- PROBLEM DESCRIPTION
Write out the stretch of lines below that begins at the line with "q^3 at (0, 0)." and ends at the line with "For f(s, t)", including both, exactly as given and nothing more.

TASK MATERIAL section start

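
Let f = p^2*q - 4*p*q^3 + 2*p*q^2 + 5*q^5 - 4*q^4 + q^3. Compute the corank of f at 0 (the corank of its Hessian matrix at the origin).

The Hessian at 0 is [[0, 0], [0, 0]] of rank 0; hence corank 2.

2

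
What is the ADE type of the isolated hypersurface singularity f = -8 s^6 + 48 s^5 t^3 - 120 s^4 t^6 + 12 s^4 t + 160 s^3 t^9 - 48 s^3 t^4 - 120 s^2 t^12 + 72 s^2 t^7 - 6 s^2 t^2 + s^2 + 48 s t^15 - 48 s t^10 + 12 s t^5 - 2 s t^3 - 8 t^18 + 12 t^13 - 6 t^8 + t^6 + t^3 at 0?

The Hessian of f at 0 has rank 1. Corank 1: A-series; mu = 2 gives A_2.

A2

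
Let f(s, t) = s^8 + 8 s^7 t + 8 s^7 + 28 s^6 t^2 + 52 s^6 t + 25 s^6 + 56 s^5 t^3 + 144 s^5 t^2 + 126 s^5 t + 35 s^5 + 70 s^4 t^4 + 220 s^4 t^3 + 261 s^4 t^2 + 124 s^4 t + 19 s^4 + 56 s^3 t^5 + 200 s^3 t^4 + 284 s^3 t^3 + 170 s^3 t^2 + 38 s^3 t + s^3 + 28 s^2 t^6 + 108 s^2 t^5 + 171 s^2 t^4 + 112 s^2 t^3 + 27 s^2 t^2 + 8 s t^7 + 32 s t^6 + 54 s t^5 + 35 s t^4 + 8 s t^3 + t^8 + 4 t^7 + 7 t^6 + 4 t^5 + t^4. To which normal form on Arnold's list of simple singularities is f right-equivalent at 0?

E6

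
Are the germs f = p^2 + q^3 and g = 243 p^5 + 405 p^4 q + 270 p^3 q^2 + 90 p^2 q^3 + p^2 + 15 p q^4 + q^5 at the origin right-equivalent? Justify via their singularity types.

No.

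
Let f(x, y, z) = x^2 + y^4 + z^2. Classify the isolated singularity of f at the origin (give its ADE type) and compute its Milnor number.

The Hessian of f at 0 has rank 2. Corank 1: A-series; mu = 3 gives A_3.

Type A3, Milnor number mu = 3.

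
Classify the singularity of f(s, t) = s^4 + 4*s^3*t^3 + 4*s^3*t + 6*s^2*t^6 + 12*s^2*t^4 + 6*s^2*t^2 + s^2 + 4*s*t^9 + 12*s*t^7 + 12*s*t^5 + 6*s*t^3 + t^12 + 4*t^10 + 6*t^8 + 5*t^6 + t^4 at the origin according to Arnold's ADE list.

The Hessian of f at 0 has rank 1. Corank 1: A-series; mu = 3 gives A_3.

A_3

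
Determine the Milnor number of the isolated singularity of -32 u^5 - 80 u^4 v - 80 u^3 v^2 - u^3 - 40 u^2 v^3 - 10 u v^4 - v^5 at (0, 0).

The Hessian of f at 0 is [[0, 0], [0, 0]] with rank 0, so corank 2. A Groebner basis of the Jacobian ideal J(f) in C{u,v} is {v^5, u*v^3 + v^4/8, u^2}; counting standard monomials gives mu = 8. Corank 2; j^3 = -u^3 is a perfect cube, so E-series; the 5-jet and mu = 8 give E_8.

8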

TASK MATERIAL section end
TASK MATERIAL section start

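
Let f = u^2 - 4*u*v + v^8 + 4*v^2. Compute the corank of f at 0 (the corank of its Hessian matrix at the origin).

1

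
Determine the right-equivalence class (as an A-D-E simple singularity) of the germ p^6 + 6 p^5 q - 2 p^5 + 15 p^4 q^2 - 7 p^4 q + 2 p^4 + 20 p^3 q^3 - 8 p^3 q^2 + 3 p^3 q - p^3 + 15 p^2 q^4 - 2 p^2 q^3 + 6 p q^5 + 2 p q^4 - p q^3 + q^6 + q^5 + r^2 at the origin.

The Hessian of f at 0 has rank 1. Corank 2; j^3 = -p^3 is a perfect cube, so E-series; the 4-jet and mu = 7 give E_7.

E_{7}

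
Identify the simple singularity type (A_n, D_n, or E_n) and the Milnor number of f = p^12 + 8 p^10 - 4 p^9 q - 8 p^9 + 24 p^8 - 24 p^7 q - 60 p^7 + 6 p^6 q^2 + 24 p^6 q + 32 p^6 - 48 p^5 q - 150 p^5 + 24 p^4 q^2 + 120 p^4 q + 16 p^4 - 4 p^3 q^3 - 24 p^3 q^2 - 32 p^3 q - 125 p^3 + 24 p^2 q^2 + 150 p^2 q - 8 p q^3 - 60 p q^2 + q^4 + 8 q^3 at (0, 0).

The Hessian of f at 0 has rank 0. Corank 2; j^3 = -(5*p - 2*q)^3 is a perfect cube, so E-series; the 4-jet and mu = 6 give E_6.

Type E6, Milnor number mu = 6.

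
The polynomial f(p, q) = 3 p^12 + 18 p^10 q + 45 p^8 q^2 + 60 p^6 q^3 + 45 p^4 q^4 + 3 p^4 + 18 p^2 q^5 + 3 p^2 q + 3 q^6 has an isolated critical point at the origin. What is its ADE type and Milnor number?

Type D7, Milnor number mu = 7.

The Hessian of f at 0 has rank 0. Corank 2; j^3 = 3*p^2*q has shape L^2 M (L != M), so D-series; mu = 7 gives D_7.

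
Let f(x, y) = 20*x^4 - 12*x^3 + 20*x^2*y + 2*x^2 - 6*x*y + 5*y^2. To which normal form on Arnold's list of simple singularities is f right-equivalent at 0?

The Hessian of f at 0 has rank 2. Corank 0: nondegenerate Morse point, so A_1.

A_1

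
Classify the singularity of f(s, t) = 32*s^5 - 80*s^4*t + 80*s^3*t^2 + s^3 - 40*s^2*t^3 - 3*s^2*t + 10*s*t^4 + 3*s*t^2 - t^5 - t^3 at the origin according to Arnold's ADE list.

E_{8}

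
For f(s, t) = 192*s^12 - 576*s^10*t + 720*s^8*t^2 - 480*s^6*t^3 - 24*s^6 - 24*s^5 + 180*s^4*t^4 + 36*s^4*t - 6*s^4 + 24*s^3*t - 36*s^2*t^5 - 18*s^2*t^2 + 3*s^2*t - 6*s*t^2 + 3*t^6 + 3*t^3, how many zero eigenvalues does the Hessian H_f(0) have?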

TASK MATERIAL section end
TASK MATERIAL section start

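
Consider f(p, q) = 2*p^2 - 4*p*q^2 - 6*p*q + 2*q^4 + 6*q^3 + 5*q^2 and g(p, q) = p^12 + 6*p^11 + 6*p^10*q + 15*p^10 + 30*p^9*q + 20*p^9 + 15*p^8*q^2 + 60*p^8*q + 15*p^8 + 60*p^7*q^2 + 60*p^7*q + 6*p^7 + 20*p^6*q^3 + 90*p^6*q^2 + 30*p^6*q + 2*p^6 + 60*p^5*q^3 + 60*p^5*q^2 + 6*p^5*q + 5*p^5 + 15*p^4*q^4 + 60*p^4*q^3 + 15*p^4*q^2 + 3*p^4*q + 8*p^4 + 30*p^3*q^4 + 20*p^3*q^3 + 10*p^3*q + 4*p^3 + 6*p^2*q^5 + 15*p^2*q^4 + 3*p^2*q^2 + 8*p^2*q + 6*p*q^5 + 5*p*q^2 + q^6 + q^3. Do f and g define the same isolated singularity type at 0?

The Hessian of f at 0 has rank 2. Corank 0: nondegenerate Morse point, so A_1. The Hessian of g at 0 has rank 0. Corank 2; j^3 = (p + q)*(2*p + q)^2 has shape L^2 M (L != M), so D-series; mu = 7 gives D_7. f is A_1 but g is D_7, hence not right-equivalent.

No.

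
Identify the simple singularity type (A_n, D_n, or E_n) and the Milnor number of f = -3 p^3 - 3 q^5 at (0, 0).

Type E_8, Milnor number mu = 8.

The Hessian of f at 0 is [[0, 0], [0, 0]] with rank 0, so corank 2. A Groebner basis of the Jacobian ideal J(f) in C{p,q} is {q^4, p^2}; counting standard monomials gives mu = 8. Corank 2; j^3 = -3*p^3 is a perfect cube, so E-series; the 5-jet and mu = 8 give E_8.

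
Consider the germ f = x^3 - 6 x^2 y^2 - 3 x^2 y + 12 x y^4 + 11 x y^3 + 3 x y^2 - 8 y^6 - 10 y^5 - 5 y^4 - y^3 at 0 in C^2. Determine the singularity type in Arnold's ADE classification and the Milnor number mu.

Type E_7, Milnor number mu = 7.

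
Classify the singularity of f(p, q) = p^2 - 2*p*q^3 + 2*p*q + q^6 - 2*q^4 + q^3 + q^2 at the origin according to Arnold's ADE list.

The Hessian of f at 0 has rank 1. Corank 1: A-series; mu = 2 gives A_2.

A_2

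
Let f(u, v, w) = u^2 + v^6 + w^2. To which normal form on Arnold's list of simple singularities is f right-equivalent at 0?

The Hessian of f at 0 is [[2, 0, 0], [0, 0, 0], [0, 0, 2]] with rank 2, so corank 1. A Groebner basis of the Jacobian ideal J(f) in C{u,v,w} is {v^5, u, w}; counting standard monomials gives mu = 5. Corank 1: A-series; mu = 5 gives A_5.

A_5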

TASK MATERIAL section end

- RESPONSE AREA
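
Identify the simple singularity type (A_n, D_n, or E_n) and the Milnor number of f = p^12 + 8 p^10 - 4 p^9 q - 8 p^9 + 24 p^8 - 24 p^7 q - 60 p^7 + 6 p^6 q^2 + 24 p^6 q + 32 p^6 - 48 p^5 q - 150 p^5 + 24 p^4 q^2 + 120 p^4 q + 16 p^4 - 4 p^3 q^3 - 24 p^3 q^2 - 32 p^3 q - 125 p^3 + 24 p^2 q^2 + 150 p^2 q - 8 p q^3 - 60 p q^2 + q^4 + 8 q^3 at (0, 0).

The Hessian of f at 0 has rank 0. Corank 2; j^3 = -(5*p - 2*q)^3 is a perfect cube, so E-series; the 4-jet and mu = 6 give E_6.

Type E6, Milnor number mu = 6.

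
The polynomial f(p, q) = 3 p^12 + 18 p^10 q + 45 p^8 q^2 + 60 p^6 q^3 + 45 p^4 q^4 + 3 p^4 + 18 p^2 q^5 + 3 p^2 q + 3 q^6 has an isolated critical point at the origin. What is its ADE type and Milnor number?

Type D7, Milnor number mu = 7.

The Hessian of f at 0 has rank 0. Corank 2; j^3 = 3*p^2*q has shape L^2 M (L != M), so D-series; mu = 7 gives D_7.

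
Let f(x, y) = 20*x^4 - 12*x^3 + 20*x^2*y + 2*x^2 - 6*x*y + 5*y^2. To which normal form on Arnold's list of simple singularities is f right-equivalent at 0?

The Hessian of f at 0 has rank 2. Corank 0: nondegenerate Morse point, so A_1.

A_1

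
Classify the singularity of f(s, t) = 32*s^5 - 80*s^4*t + 80*s^3*t^2 + s^3 - 40*s^2*t^3 - 3*s^2*t + 10*s*t^4 + 3*s*t^2 - t^5 - t^3 at the origin according to Arnold's ADE list.

E_{8}

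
For f(s, t) = 192*s^12 - 576*s^10*t + 720*s^8*t^2 - 480*s^6*t^3 - 24*s^6 - 24*s^5 + 180*s^4*t^4 + 36*s^4*t - 6*s^4 + 24*s^3*t - 36*s^2*t^5 - 18*s^2*t^2 + 3*s^2*t - 6*s*t^2 + 3*t^6 + 3*t^3, how many zero eigenvalues does the Hessian H_f(0) have?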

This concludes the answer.